- _Problem description_: Every entry must come back exactly as it was written.

- _Material provided_:

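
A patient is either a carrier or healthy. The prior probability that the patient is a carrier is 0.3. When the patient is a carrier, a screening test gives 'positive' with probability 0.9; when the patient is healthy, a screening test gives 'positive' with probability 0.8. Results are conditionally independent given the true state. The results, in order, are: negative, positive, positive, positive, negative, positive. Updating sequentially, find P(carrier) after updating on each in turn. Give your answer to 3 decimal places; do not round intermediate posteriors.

0.146

After 'negative': P(carrier) = 0.1·0.3000 / (0.1·0.3000 + 0.2·0.7000) ≈ 0.1765
After 'positive': P(carrier) = 0.9·0.1765 / (0.9·0.1765 + 0.8·0.8235) ≈ 0.1942
After 'positive': P(carrier) = 0.9·0.1942 / (0.9·0.1942 + 0.8·0.8058) ≈ 0.2133
After 'positive': P(carrier) = 0.9·0.2133 / (0.9·0.2133 + 0.8·0.7867) ≈ 0.2338
After 'negative': P(carrier) = 0.1·0.2338 / (0.1·0.2338 + 0.2·0.7662) ≈ 0.1324
After 'positive': P(carrier) = 0.9·0.1324 / (0.9·0.1324 + 0.8·0.8676) ≈ 0.1465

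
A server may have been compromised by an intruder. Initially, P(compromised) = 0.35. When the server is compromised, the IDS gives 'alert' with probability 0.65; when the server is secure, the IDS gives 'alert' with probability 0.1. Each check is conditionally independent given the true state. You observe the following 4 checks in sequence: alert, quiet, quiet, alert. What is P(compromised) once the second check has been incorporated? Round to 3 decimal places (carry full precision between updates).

0.576

After 'alert': P(compromised) = 0.65·0.3500 / (0.65·0.3500 + 0.1·0.6500) ≈ 0.7778
After 'quiet': P(compromised) = 0.35·0.7778 / (0.35·0.7778 + 0.9·0.2222) ≈ 0.5765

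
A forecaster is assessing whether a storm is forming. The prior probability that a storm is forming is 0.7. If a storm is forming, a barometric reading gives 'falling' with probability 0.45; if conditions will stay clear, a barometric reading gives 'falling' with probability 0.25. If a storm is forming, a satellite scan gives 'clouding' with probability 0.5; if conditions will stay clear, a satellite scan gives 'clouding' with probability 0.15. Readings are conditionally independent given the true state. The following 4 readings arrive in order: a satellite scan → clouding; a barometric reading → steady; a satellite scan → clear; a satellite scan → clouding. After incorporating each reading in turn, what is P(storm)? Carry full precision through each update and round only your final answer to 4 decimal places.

0.9179

After a satellite scan='clouding': P(storm) = 0.5·0.7000 / (0.5·0.7000 + 0.15·0.3000) ≈ 0.8861
After a barometric reading='steady': P(storm) = 0.55·0.8861 / (0.55·0.8861 + 0.75·0.1139) ≈ 0.8508
After a satellite scan='clear': P(storm) = 0.5·0.8508 / (0.5·0.8508 + 0.85·0.1492) ≈ 0.7704
After a satellite scan='clouding': P(storm) = 0.5·0.7704 / (0.5·0.7704 + 0.15·0.2296) ≈ 0.9179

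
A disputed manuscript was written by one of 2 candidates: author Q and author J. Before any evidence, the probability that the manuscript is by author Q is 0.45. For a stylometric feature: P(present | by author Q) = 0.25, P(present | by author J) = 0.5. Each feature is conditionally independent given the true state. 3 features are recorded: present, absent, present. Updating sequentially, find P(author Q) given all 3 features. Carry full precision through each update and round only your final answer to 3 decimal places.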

- _Problem solution_:
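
A patient is either a carrier or healthy. The prior probability that the patient is a carrier is 0.3. When the patient is a carrier, a screening test gives 'positive' with probability 0.9; when the patient is healthy, a screening test gives 'positive' with probability 0.8. Results are conditionally independent given the true state. The results, in order, are: negative, positive, positive, positive, negative, positive. Updating sequentially, find P(carrier) after updating on each in turn. Give your answer to 3 decimal places; do not round intermediate posteriors.

0.146

After 'negative': P(carrier) = 0.1·0.3000 / (0.1·0.3000 + 0.2·0.7000) ≈ 0.1765
After 'positive': P(carrier) = 0.9·0.1765 / (0.9·0.1765 + 0.8·0.8235) ≈ 0.1942
After 'positive': P(carrier) = 0.9·0.1942 / (0.9·0.1942 + 0.8·0.8058) ≈ 0.2133
After 'positive': P(carrier) = 0.9·0.2133 / (0.9·0.2133 + 0.8·0.7867) ≈ 0.2338
After 'negative': P(carrier) = 0.1·0.2338 / (0.1·0.2338 + 0.2·0.7662) ≈ 0.1324
After 'positive': P(carrier) = 0.9·0.1324 / (0.9·0.1324 + 0.8·0.8676) ≈ 0.1465

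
A server may have been compromised by an intruder. Initially, P(compromised) = 0.35. When the server is compromised, the IDS gives 'alert' with probability 0.65; when the server is secure, the IDS gives 'alert' with probability 0.1. Each check is conditionally independent given the true state. You observe the following 4 checks in sequence: alert, quiet, quiet, alert. What is P(compromised) once the second check has been incorporated? Round to 3 decimal places (carry full precision between updates).

0.576

After 'alert': P(compromised) = 0.65·0.3500 / (0.65·0.3500 + 0.1·0.6500) ≈ 0.7778
After 'quiet': P(compromised) = 0.35·0.7778 / (0.35·0.7778 + 0.9·0.2222) ≈ 0.5765

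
A forecaster is assessing whether a storm is forming. The prior probability that a storm is forming is 0.7. If a storm is forming, a barometric reading gives 'falling' with probability 0.45; if conditions will stay clear, a barometric reading gives 'falling' with probability 0.25. If a storm is forming, a satellite scan gives 'clouding' with probability 0.5; if conditions will stay clear, a satellite scan gives 'clouding' with probability 0.15. Readings are conditionally independent given the true state. The following 4 readings arrive in order: a satellite scan → clouding; a barometric reading → steady; a satellite scan → clear; a satellite scan → clouding. After incorporating each reading in turn, what is P(storm)? Carry full precision through each update and round only your final answer to 4 decimal places.

0.9179

After a satellite scan='clouding': P(storm) = 0.5·0.7000 / (0.5·0.7000 + 0.15·0.3000) ≈ 0.8861
After a barometric reading='steady': P(storm) = 0.55·0.8861 / (0.55·0.8861 + 0.75·0.1139) ≈ 0.8508
After a satellite scan='clear': P(storm) = 0.5·0.8508 / (0.5·0.8508 + 0.85·0.1492) ≈ 0.7704
After a satellite scan='clouding': P(storm) = 0.5·0.7704 / (0.5·0.7704 + 0.15·0.2296) ≈ 0.9179

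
A disputed manuscript was written by one of 2 candidates: author Q and author J. Before any evidence, the probability that the manuscript is by author Q is 0.45. For a stylometric feature: P(present | by author Q) = 0.25, P(present | by author J) = 0.5. Each feature is conditionally independent given the true state. 3 features are recorded: present, absent, present. Updating sequentially, find P(author Q) given all 3 features. Carry full precision through each update and round only your final answer to 3 decimal places.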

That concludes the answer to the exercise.